■ **Directions**
Begin your copy at the line that contains "A control system has plant G(s)" and carry it on, exactly, to the last line of the material below.

■ **Records to process**
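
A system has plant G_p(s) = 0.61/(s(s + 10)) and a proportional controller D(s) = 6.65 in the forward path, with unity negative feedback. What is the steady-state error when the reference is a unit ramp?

2.47

The loop has one pole at the origin (type 1). Velocity error constant K_v = lim_{s→0} s·D(s)G_p(s) = 6.65·0.61/10 = 0.4056.
Steady-state error to a unit ramp: e_ss = 1/K_v = 2.47.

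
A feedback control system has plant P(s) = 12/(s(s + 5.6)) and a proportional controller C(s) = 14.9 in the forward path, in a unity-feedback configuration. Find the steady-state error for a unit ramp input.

0.0313

The loop has one pole at the origin (type 1). Velocity error constant K_v = lim_{s→0} s·C(s)P(s) = 14.9·12/5.6 = 31.93.
Steady-state error to a unit ramp: e_ss = 1/K_v = 0.0313.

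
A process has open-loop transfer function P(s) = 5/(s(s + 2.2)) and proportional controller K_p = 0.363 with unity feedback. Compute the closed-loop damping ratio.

1 + K_p·P(s) = 0 gives s² + 2.2s + 1.815 = 0.
Matching s² + 2ζω_n s + ω_n²: ω_n = √1.815 = 1.347 rad/s and 2ζω_n = 2.2, so ζ = 2.2/(2·1.347) = 0.816.

ζ = 0.816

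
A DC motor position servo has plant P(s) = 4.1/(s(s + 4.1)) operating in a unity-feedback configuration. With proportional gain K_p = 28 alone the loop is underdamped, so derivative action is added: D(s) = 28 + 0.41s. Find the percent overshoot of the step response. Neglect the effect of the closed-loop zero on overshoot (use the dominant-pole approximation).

41.5%

Forward path: (28 + 0.41s)·4.1/(s(s+4.1)). The closed-loop characteristic equation is s² + (4.1 + 4.1·0.41)s + 4.1·28 = 0.
That is s² + 5.781s + 114.8 = 0, so ω_n = 10.71 rad/s and ζ = 5.781/(2·10.71) = 0.2698.
%OS = 100·exp(−πζ/√(1−ζ²)) = 41.5%.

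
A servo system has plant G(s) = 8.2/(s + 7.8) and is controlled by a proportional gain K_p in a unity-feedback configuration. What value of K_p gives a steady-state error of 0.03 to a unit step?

For a type-0 loop with proportional control, e_ss = 1/(1 + K_p·G(0)).
G(0) = 1.051. Require 1/(1 + K_p·1.051) = 0.03, so 1 + 1.051·K_p = 33.33.
K_p = (33.33 − 1)/1.051 = 30.8.

K_p = 30.8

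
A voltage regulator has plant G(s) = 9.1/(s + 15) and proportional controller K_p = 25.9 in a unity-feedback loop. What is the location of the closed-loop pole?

Closed-loop transfer function: T(s) = K_p·G(s)/(1 + K_p·G(s)) = 235.7/(s + 15 + 235.7) = 235.7/(s + 250.7).
The closed-loop pole is at s = −250.7.

s = -250.7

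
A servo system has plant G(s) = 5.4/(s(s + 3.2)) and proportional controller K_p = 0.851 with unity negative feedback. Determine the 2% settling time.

From 1 + K_pG(s) = 0: s² + 3.2s + 4.595 = 0 ⇒ ω_n = 2.144, ζ = 0.7464.
2% settling time T_s ≈ 4/(ζω_n) = 4/1.6 = 2.5 s.

T_s ≈ 2.5 s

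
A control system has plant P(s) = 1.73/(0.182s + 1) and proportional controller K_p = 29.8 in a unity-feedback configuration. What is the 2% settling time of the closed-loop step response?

Closed loop: T(s) = K_p·P/(1+K_p·P) = 51.55/(0.182s + 1 + 51.55), with pole at s = −(1 + 51.55)/0.182 = −288.8.
τ = 1/288.8 = 0.003463 s, so 2% settling time ≈ 4τ = 0.0139 s.

T_s ≈ 0.0139 s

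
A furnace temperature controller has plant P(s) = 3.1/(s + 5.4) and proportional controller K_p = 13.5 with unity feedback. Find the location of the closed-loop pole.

s = -47.25

Closed-loop transfer function: T(s) = K_p·P(s)/(1 + K_p·P(s)) = 41.85/(s + 5.4 + 41.85) = 41.85/(s + 47.25).
The closed-loop pole is at s = −47.25.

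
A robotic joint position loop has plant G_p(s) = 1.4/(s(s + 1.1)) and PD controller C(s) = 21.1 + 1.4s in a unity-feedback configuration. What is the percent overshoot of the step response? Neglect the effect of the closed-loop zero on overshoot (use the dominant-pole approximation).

39.8%

Forward path: (21.1 + 1.4s)·1.4/(s(s+1.1)). The closed-loop characteristic equation is s² + (1.1 + 1.4·1.4)s + 1.4·21.1 = 0.
That is s² + 3.06s + 29.54 = 0, so ω_n = 5.435 rad/s and ζ = 3.06/(2·5.435) = 0.2815.
%OS = 100·exp(−πζ/√(1−ζ²)) = 39.8%.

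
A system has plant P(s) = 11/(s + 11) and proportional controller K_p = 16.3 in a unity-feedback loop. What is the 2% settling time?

Closed-loop transfer function: T(s) = K_p·P(s)/(1 + K_p·P(s)) = 179.3/(s + 11 + 179.3) = 179.3/(s + 190.3).
Time constant τ = 1/190.3 = 0.005255 s, so the 2% settling time is about 4τ = 0.021 s.

T_s ≈ 0.021 s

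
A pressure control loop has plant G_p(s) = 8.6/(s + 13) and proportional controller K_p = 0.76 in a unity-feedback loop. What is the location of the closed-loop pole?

s = -19.54

Closed-loop transfer function: T(s) = K_p·G_p(s)/(1 + K_p·G_p(s)) = 6.536/(s + 13 + 6.536) = 6.536/(s + 19.54).
The closed-loop pole is at s = −19.54.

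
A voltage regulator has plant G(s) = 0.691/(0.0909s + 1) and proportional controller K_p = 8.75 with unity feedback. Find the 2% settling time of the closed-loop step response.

Closed loop: T(s) = K_p·G/(1+K_p·G) = 6.046/(0.0909s + 1 + 6.046), with pole at s = −(1 + 6.046)/0.0909 = −77.52.
τ = 1/77.52 = 0.0129 s, so 2% settling time ≈ 4τ = 0.0516 s.

T_s ≈ 0.0516 s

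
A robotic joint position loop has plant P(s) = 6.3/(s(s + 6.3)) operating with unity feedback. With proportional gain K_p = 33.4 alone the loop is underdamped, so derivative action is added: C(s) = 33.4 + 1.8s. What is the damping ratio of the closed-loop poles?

ζ = 0.608

Forward path: (33.4 + 1.8s)·6.3/(s(s+6.3)). The closed-loop characteristic equation is s² + (6.3 + 6.3·1.8)s + 6.3·33.4 = 0.
That is s² + 17.64s + 210.4 = 0, so ω_n = 14.51 rad/s and ζ = 17.64/(2·14.51) = 0.608.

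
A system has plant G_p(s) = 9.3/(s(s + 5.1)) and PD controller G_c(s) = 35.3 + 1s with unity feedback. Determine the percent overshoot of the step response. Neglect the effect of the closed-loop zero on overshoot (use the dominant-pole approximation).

Forward path: (35.3 + 1s)·9.3/(s(s+5.1)). The closed-loop characteristic equation is s² + (5.1 + 9.3·1)s + 9.3·35.3 = 0.
That is s² + 14.4s + 328.3 = 0, so ω_n = 18.12 rad/s and ζ = 14.4/(2·18.12) = 0.3974.
%OS = 100·exp(−πζ/√(1−ζ²)) = 25.7%.

25.7%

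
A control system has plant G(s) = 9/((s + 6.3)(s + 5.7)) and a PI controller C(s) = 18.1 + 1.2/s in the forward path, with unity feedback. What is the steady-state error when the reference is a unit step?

0

The open loop C(s)G(s) has a pole at the origin (type 1), so the static position error constant is infinite and e_ss = 1/(1+∞) = 0.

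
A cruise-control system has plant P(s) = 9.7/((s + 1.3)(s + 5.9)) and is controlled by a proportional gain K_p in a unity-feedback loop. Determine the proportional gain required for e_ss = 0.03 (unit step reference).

K_p = 25.6

The loop is type 0, so e_ss(step) = 1/(1 + K_pos) with K_pos = K_p·P(0).
P(0) = 1.265. Require 1/(1 + K_p·1.265) = 0.03, so 1 + 1.265·K_p = 33.33.
K_p = (33.33 − 1)/1.265 = 25.6.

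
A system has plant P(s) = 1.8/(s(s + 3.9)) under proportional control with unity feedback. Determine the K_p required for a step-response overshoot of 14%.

K_p = 7.51

From %OS = 100·exp(−πζ/√(1−ζ²)) = 14%, ζ = −ln(0.14)/√(π²+ln²(0.14)) = 0.5305.
Characteristic equation s² + 3.9s + 1.8K_p = 0 gives ζ = 3.9/(2√(1.8K_p)).
Setting ζ = 0.5305: √(1.8K_p) = 3.9/(2·0.5305) = 3.676, so K_p = 13.51/1.8 = 7.51.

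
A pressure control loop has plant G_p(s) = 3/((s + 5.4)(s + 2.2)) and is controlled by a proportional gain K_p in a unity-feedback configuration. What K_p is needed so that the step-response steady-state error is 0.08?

K_p = 45.5

Steady-state error for a unit step on this type-0 loop is 1/(1 + K_p·G_p(0)).
G_p(0) = 0.2525. Require 1/(1 + K_p·0.2525) = 0.08, so 1 + 0.2525·K_p = 12.5.
K_p = (12.5 − 1)/0.2525 = 45.5.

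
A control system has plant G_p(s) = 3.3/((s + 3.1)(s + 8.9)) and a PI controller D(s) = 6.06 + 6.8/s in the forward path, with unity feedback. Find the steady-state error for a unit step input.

The open loop D(s)G_p(s) has a pole at the origin (type 1), so the static position error constant is infinite and e_ss = 1/(1+∞) = 0.

0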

■ **Written answer**
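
A control system has plant G(s) = 9/((s + 6.3)(s + 5.7)) and a PI controller C(s) = 18.1 + 1.2/s in the forward path, with unity feedback. What is the steady-state error when the reference is a unit step?

0

The open loop C(s)G(s) has a pole at the origin (type 1), so the static position error constant is infinite and e_ss = 1/(1+∞) = 0.

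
A cruise-control system has plant P(s) = 9.7/((s + 1.3)(s + 5.9)) and is controlled by a proportional gain K_p in a unity-feedback loop. Determine the proportional gain required for e_ss = 0.03 (unit step reference).

K_p = 25.6

The loop is type 0, so e_ss(step) = 1/(1 + K_pos) with K_pos = K_p·P(0).
P(0) = 1.265. Require 1/(1 + K_p·1.265) = 0.03, so 1 + 1.265·K_p = 33.33.
K_p = (33.33 − 1)/1.265 = 25.6.

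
A system has plant P(s) = 1.8/(s(s + 3.9)) under proportional control with unity feedback. Determine the K_p required for a step-response overshoot of 14%.

K_p = 7.51

From %OS = 100·exp(−πζ/√(1−ζ²)) = 14%, ζ = −ln(0.14)/√(π²+ln²(0.14)) = 0.5305.
Characteristic equation s² + 3.9s + 1.8K_p = 0 gives ζ = 3.9/(2√(1.8K_p)).
Setting ζ = 0.5305: √(1.8K_p) = 3.9/(2·0.5305) = 3.676, so K_p = 13.51/1.8 = 7.51.

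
A pressure control loop has plant G_p(s) = 3/((s + 5.4)(s + 2.2)) and is controlled by a proportional gain K_p in a unity-feedback configuration. What K_p is needed so that the step-response steady-state error is 0.08?

K_p = 45.5

Steady-state error for a unit step on this type-0 loop is 1/(1 + K_p·G_p(0)).
G_p(0) = 0.2525. Require 1/(1 + K_p·0.2525) = 0.08, so 1 + 0.2525·K_p = 12.5.
K_p = (12.5 − 1)/0.2525 = 45.5.

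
A control system has plant G_p(s) = 3.3/((s + 3.1)(s + 8.9)) and a PI controller D(s) = 6.06 + 6.8/s in the forward path, with unity feedback. Find the steady-state error for a unit step input.

The open loop D(s)G_p(s) has a pole at the origin (type 1), so the static position error constant is infinite and e_ss = 1/(1+∞) = 0.

0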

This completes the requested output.